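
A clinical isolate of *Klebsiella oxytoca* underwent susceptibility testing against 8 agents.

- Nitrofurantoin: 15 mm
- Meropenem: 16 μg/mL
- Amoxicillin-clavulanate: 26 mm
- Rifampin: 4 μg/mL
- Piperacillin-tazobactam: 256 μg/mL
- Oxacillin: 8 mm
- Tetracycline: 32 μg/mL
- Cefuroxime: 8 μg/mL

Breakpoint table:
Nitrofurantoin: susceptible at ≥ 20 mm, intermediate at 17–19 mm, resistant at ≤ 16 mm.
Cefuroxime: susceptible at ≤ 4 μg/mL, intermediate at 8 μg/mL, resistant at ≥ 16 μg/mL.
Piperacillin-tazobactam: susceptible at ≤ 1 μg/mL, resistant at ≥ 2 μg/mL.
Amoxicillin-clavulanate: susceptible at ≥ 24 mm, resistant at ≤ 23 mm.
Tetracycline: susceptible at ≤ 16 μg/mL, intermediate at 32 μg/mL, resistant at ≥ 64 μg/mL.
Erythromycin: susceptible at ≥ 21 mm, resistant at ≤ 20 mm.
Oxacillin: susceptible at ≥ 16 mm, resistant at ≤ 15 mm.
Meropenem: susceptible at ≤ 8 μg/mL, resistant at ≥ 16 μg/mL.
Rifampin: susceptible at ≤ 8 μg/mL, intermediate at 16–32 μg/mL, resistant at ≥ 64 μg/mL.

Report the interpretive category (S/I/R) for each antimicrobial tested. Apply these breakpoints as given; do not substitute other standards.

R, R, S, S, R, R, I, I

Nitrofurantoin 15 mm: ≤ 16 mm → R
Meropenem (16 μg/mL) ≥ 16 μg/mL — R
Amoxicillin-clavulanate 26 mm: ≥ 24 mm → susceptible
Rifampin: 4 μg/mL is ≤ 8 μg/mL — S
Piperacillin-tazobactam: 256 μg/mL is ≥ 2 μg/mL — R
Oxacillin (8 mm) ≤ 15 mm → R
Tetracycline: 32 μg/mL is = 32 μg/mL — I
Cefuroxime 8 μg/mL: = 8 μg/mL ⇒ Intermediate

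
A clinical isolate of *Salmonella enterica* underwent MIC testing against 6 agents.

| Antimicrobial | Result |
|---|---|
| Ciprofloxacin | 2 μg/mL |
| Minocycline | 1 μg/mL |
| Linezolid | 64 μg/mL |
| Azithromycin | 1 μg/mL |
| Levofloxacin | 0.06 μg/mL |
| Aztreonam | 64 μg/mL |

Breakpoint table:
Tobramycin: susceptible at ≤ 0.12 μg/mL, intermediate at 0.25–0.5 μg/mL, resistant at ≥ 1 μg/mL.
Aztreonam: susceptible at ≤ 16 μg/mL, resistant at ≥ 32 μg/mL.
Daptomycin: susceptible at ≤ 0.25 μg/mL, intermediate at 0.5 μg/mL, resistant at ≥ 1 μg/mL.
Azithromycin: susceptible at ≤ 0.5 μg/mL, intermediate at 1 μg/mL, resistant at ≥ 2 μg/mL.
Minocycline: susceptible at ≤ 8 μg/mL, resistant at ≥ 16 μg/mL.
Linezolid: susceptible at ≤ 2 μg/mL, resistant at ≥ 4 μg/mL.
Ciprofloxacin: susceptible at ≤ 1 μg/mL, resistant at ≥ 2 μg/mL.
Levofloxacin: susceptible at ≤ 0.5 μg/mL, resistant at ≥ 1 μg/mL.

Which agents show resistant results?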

• • •

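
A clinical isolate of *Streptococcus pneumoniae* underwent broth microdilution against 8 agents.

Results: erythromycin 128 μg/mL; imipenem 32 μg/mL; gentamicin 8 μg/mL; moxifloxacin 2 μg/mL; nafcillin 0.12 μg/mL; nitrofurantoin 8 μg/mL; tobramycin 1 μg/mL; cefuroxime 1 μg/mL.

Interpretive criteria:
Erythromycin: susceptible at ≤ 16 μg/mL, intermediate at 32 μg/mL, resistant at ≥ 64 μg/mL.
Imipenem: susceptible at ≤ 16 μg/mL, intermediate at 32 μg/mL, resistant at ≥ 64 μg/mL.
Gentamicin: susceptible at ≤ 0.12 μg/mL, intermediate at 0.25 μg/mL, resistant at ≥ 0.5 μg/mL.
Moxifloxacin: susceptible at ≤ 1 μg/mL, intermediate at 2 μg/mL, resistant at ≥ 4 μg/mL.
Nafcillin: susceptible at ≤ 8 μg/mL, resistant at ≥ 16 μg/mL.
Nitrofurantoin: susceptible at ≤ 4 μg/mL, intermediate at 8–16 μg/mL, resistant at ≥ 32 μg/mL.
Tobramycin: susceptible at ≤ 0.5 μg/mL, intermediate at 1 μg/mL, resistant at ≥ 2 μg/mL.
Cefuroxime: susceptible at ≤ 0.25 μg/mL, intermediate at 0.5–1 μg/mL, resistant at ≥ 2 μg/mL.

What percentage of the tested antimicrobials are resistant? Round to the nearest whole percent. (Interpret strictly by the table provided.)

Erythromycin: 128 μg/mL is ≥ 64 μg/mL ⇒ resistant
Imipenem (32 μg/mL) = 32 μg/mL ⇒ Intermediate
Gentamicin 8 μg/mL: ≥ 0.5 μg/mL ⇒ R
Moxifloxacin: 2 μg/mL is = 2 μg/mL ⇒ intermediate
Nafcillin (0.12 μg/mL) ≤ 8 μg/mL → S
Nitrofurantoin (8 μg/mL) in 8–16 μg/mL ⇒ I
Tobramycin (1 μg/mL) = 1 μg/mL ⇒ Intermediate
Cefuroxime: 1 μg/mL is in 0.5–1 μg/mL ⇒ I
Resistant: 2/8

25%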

• • •

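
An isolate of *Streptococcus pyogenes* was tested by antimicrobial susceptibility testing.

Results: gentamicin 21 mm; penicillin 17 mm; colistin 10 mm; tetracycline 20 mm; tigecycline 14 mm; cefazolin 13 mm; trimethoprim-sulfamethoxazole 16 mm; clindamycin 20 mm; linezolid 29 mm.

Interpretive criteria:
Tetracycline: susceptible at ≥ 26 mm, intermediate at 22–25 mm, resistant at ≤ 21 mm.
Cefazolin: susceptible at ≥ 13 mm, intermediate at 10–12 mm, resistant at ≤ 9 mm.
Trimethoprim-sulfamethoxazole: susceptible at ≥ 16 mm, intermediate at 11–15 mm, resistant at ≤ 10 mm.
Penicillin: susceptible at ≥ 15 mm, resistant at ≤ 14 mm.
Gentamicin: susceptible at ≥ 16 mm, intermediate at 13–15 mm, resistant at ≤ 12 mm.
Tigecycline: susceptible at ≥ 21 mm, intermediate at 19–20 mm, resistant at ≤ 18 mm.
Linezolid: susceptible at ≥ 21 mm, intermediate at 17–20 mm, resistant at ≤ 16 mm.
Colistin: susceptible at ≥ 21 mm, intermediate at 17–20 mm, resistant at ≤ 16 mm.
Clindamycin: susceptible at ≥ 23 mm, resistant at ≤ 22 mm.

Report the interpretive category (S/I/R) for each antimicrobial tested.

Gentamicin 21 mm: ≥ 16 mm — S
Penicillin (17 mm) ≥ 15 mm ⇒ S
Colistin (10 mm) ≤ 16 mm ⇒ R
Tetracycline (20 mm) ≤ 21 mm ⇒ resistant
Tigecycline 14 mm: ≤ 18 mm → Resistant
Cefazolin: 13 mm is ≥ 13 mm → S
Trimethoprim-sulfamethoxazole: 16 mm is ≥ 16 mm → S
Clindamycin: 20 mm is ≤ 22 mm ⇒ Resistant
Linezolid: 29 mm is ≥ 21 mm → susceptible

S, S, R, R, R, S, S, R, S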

• • •

- WHAT TO PRODUCE
In the data above, find the line with "- Meropenem: 16 μg/mL" and the line with "Rifampin: susceptible at". Retype both, plus every line between them, exactly.

- SOLUTION FOR THIS EXERCISE
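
- Meropenem: 16 μg/mL
- Amoxicillin-clavulanate: 26 mm
- Rifampin: 4 μg/mL
- Piperacillin-tazobactam: 256 μg/mL
- Oxacillin: 8 mm
- Tetracycline: 32 μg/mL
- Cefuroxime: 8 μg/mL

Breakpoint table:
Nitrofurantoin: susceptible at ≥ 20 mm, intermediate at 17–19 mm, resistant at ≤ 16 mm.
Cefuroxime: susceptible at ≤ 4 μg/mL, intermediate at 8 μg/mL, resistant at ≥ 16 μg/mL.
Piperacillin-tazobactam: susceptible at ≤ 1 μg/mL, resistant at ≥ 2 μg/mL.
Amoxicillin-clavulanate: susceptible at ≥ 24 mm, resistant at ≤ 23 mm.
Tetracycline: susceptible at ≤ 16 μg/mL, intermediate at 32 μg/mL, resistant at ≥ 64 μg/mL.
Erythromycin: susceptible at ≥ 21 mm, resistant at ≤ 20 mm.
Oxacillin: susceptible at ≥ 16 mm, resistant at ≤ 15 mm.
Meropenem: susceptible at ≤ 8 μg/mL, resistant at ≥ 16 μg/mL.
Rifampin: susceptible at ≤ 8 μg/mL, intermediate at 16–32 μg/mL, resistant at ≥ 64 μg/mL.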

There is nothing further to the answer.